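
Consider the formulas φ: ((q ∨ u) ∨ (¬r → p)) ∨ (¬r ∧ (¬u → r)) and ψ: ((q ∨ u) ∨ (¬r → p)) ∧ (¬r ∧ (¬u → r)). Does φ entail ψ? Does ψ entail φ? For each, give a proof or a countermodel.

(⇐) Assume the antecedent. If p is true, the consequent reduces to true regardless of the other variables. If p is false, the antecedent forces (p = F, q = F, u = T, r = F) or (p = F, q = T, u = T, r = F), and the consequent holds there. Either way the consequent holds.

(⇒) This fails. Under p = T, q = F, u = F, r = F, the left side is true but the right side is false.

Only the converse holds.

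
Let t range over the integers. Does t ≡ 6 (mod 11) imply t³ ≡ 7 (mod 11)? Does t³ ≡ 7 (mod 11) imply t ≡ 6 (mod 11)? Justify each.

(⇐) Suppose t³ ≡ 7 (mod 11). The only residue r in {0, …, 10} with r³ ≡ 7 (mod 11) is r = 6, so t ≡ 6 (mod 11).

(⇒) Suppose t ≡ 6 (mod 11). Write t = 11j + 6. Then (11j + 6)³ = 1331j³ + 2178j² + 1188j + 216 = 11(121j³ + 198j² + 108j + 19) + 7, so t³ ≡ 7 (mod 11).

Both directions hold.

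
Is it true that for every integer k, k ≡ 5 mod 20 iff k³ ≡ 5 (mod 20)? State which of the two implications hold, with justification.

The biconditional holds.

(→) Suppose k ≡ 5 mod 20. Write k = 20j + 5. Then (20j + 5)³ = 8000j³ + 6000j² + 1500j + 125 = 20(400j³ + 300j² + 75j + 6) + 5, so k³ ≡ 5 (mod 20).

(←) Conversely, suppose k³ ≡ 5 (mod 20). The only residue r in {0, …, 19} with r³ ≡ 5 (mod 20) is r = 5, so k ≡ 5 (mod 20).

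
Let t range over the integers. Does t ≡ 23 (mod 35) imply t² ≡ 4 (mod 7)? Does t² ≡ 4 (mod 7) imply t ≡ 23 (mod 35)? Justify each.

(⟹) Suppose t ≡ 23 (mod 35). Then t² ≡ 23² = 529 (mod 35), and since 7 ∣ 35, also t² ≡ 4 (mod 7).

(⟸) This fails: take t = 2. Then 2² = 4 ≡ 4 (mod 7), yet 2 ≡ 2 (mod 35), not 23.

(⇒) holds; (⇐) fails.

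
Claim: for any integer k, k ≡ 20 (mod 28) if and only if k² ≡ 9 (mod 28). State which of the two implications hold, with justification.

[⇒] This fails: take k = 20. Then 20 ≡ 20 (mod 28), but 20² = 400 ≡ 8 (mod 28), not 9.

[⇐] This fails: take k = 3. Then 3² = 9 ≡ 9 (mod 28), yet 3 ≡ 3 (mod 28), not 20.

Neither implication holds.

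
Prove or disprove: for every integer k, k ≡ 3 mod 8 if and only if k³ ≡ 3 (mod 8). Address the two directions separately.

Both implications hold.

(⇒) Suppose k ≡ 3 mod 8. Write k = 8j + 3. Then (8j + 3)³ = 512j³ + 576j² + 216j + 27 = 8(64j³ + 72j² + 27j + 3) + 3, so k³ ≡ 3 (mod 8).

(⇐) For the converse, argue contrapositively. If k ≢ 3 (mod 8), then k is congruent to one of 0, 1, 2, 4, 5, 6, 7 modulo 8, and these give k³ ≡ 0, 1, 0, 0, 5, 0, 7 respectively — never 3.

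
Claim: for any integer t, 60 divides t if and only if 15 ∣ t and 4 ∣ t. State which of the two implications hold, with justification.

Equivalent; both directions hold.

Forward direction. If 60 ∣ t, write t = 60q. Since 60 = 4·15, t = 15·(4q), so 15 ∣ t; and since 60 = 15·4, t = 4·(15q), so 4 ∣ t.

Converse. Suppose 15 ∣ t and 4 ∣ t. Any common multiple of 15 and 4 is a multiple of their lcm; here gcd(15, 4) = 1, so lcm(15, 4) = 15·4 = 60, so 60 ∣ t.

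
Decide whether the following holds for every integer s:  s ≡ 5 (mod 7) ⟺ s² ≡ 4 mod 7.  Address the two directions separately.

(⇒) holds; (⇐) fails.

Converse. This fails: take s = 2. Then 2² = 4 ≡ 4 (mod 7), yet 2 ≡ 2 (mod 7), not 5.

Forward direction. Suppose s ≡ 5 (mod 7). Write s = 7j + 5. Then (7j + 5)² = 49j² + 70j + 25 = 7(7j² + 10j + 3) + 4, so s² ≡ 4 (mod 7).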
++++++
All of the records above are to be printed again exactly as they appear.

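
Consider the formulas φ: ((q ∨ u) ∨ (¬r → p)) ∨ (¬r ∧ (¬u → r)) and ψ: ((q ∨ u) ∨ (¬r → p)) ∧ (¬r ∧ (¬u → r)). Does φ entail ψ? Does ψ entail φ? For each, give a proof or a countermodel.

(⇐) Assume the antecedent. If p is true, the consequent reduces to true regardless of the other variables. If p is false, the antecedent forces (p = F, q = F, u = T, r = F) or (p = F, q = T, u = T, r = F), and the consequent holds there. Either way the consequent holds.

(⇒) This fails. Under p = T, q = F, u = F, r = F, the left side is true but the right side is false.

Only the converse holds.

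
Let t range over the integers. Does t ≡ 6 (mod 11) imply t³ ≡ 7 (mod 11)? Does t³ ≡ 7 (mod 11) imply t ≡ 6 (mod 11)? Justify each.

(⇐) Suppose t³ ≡ 7 (mod 11). The only residue r in {0, …, 10} with r³ ≡ 7 (mod 11) is r = 6, so t ≡ 6 (mod 11).

(⇒) Suppose t ≡ 6 (mod 11). Write t = 11j + 6. Then (11j + 6)³ = 1331j³ + 2178j² + 1188j + 216 = 11(121j³ + 198j² + 108j + 19) + 7, so t³ ≡ 7 (mod 11).

Both directions hold.

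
Is it true that for every integer k, k ≡ 5 mod 20 iff k³ ≡ 5 (mod 20)? State which of the two implications hold, with justification.

The biconditional holds.

(→) Suppose k ≡ 5 mod 20. Write k = 20j + 5. Then (20j + 5)³ = 8000j³ + 6000j² + 1500j + 125 = 20(400j³ + 300j² + 75j + 6) + 5, so k³ ≡ 5 (mod 20).

(←) Conversely, suppose k³ ≡ 5 (mod 20). The only residue r in {0, …, 19} with r³ ≡ 5 (mod 20) is r = 5, so k ≡ 5 (mod 20).

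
Let t range over the integers. Does t ≡ 23 (mod 35) imply t² ≡ 4 (mod 7)? Does t² ≡ 4 (mod 7) imply t ≡ 23 (mod 35)? Justify each.

(⟹) Suppose t ≡ 23 (mod 35). Then t² ≡ 23² = 529 (mod 35), and since 7 ∣ 35, also t² ≡ 4 (mod 7).

(⟸) This fails: take t = 2. Then 2² = 4 ≡ 4 (mod 7), yet 2 ≡ 2 (mod 35), not 23.

(⇒) holds; (⇐) fails.

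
Claim: for any integer k, k ≡ 20 (mod 28) if and only if k² ≡ 9 (mod 28). State which of the two implications hold, with justification.

[⇒] This fails: take k = 20. Then 20 ≡ 20 (mod 28), but 20² = 400 ≡ 8 (mod 28), not 9.

[⇐] This fails: take k = 3. Then 3² = 9 ≡ 9 (mod 28), yet 3 ≡ 3 (mod 28), not 20.

Neither implication holds.

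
Prove or disprove: for every integer k, k ≡ 3 mod 8 if and only if k³ ≡ 3 (mod 8). Address the two directions separately.

Both implications hold.

(⇒) Suppose k ≡ 3 mod 8. Write k = 8j + 3. Then (8j + 3)³ = 512j³ + 576j² + 216j + 27 = 8(64j³ + 72j² + 27j + 3) + 3, so k³ ≡ 3 (mod 8).

(⇐) For the converse, argue contrapositively. If k ≢ 3 (mod 8), then k is congruent to one of 0, 1, 2, 4, 5, 6, 7 modulo 8, and these give k³ ≡ 0, 1, 0, 0, 5, 0, 7 respectively — never 3.

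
Claim: for any integer t, 60 divides t if and only if 15 ∣ t and 4 ∣ t. State which of the two implications hold, with justification.

Equivalent; both directions hold.

Forward direction. If 60 ∣ t, write t = 60q. Since 60 = 4·15, t = 15·(4q), so 15 ∣ t; and since 60 = 15·4, t = 4·(15q), so 4 ∣ t.

Converse. Suppose 15 ∣ t and 4 ∣ t. Any common multiple of 15 and 4 is a multiple of their lcm; here gcd(15, 4) = 1, so lcm(15, 4) = 15·4 = 60, so 60 ∣ t.

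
Decide whether the following holds for every integer s:  s ≡ 5 (mod 7) ⟺ s² ≡ 4 mod 7.  Address the two directions separately.

(⇒) holds; (⇐) fails.

Converse. This fails: take s = 2. Then 2² = 4 ≡ 4 (mod 7), yet 2 ≡ 2 (mod 7), not 5.

Forward direction. Suppose s ≡ 5 (mod 7). Write s = 7j + 5. Then (7j + 5)² = 49j² + 70j + 25 = 7(7j² + 10j + 3) + 4, so s² ≡ 4 (mod 7).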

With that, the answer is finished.